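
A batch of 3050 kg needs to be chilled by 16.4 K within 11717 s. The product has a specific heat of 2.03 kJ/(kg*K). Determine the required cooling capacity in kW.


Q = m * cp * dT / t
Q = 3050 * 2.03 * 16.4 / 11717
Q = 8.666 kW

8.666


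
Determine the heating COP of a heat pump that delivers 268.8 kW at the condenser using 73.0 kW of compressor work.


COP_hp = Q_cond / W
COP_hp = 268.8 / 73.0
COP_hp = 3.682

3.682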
—————
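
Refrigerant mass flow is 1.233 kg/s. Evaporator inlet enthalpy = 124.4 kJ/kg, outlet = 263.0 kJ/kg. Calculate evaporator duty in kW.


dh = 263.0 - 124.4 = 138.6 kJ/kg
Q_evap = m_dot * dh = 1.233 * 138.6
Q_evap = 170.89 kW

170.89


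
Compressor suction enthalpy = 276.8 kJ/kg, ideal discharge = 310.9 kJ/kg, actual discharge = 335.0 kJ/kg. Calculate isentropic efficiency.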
—————
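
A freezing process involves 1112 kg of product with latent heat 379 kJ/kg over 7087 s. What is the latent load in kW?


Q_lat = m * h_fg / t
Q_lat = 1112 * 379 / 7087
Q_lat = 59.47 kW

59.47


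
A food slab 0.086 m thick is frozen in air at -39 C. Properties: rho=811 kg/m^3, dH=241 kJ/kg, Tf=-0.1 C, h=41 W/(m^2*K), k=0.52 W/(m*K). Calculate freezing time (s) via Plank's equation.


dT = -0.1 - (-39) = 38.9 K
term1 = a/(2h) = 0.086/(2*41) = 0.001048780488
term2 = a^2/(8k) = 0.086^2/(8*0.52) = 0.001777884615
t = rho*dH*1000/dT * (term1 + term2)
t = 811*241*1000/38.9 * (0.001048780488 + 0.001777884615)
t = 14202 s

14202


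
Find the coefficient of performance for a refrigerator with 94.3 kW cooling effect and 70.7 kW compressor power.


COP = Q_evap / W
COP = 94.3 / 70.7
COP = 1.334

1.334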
—————
The problem: Look above for the line with "Refrigerant mass flow" and the line with "Compressor suction enthalpy". Write out those two lines and all the lines between them, exactly, and no others.

Your solution:
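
Refrigerant mass flow is 1.233 kg/s. Evaporator inlet enthalpy = 124.4 kJ/kg, outlet = 263.0 kJ/kg. Calculate evaporator duty in kW.


dh = 263.0 - 124.4 = 138.6 kJ/kg
Q_evap = m_dot * dh = 1.233 * 138.6
Q_evap = 170.89 kW

170.89


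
Compressor suction enthalpy = 276.8 kJ/kg, ideal discharge = 310.9 kJ/kg, actual discharge = 335.0 kJ/kg. Calculate isentropic efficiency.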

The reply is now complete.